■ **Instructions to follow**:
Word for word, retype the first line of the records and every following line through the one containing "Calendar reference: 1".

■ **Information provided**:
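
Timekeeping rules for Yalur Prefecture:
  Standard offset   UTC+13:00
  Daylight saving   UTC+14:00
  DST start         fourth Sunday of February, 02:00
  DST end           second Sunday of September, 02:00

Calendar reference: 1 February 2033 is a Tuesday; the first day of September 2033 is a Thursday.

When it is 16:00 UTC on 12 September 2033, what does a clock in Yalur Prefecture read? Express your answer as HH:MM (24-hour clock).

1 February 2033 is a Tuesday, so the first Sunday is February 6 and the fourth is February 27.
1 September 2033 is a Thursday, so the first Sunday is September 4 and the second is September 11.
At the standard offset (UTC+13:00), 16:00 UTC + 13h = 05:00 Yalur Prefecture standard time (rolling into the next day, 13 September 2033).
The standard-time date in Yalur Prefecture, 13 September 2033, is outside the daylight-saving period (27 February – 11 September), so Yalur Prefecture is on standard time, UTC+13:00.
16:00 UTC + 13h = 05:00 local (rolling into the next day, 13 September 2033).

05:00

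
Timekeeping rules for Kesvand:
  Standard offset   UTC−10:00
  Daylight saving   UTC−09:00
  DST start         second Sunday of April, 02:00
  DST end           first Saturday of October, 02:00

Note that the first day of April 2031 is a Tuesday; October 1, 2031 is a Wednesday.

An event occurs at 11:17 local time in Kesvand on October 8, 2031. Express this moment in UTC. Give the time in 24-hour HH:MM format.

1 April 2031 is a Tuesday, so the first Sunday is April 6 and the second is April 13.
1 October 2031 is a Wednesday, so the first Saturday is October 4.
Daylight saving runs 13 April – 4 October; October 8, 2031 is outside that window, so Kesvand is on standard time at UTC−10:00.
11:17 local + 10h = 21:17 UTC.

21:17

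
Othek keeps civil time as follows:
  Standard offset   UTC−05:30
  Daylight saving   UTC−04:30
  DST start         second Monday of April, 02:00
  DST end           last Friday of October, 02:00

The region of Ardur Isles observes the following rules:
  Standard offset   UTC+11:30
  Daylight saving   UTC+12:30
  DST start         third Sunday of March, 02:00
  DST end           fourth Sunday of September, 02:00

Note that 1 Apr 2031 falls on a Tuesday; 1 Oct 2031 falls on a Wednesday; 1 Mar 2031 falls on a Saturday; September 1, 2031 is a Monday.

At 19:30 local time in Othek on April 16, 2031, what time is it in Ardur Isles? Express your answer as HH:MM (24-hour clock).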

■ **Written response**:
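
Timekeeping rules for Yalur Prefecture:
  Standard offset   UTC+13:00
  Daylight saving   UTC+14:00
  DST start         fourth Sunday of February, 02:00
  DST end           second Sunday of September, 02:00

Calendar reference: 1 February 2033 is a Tuesday; the first day of September 2033 is a Thursday.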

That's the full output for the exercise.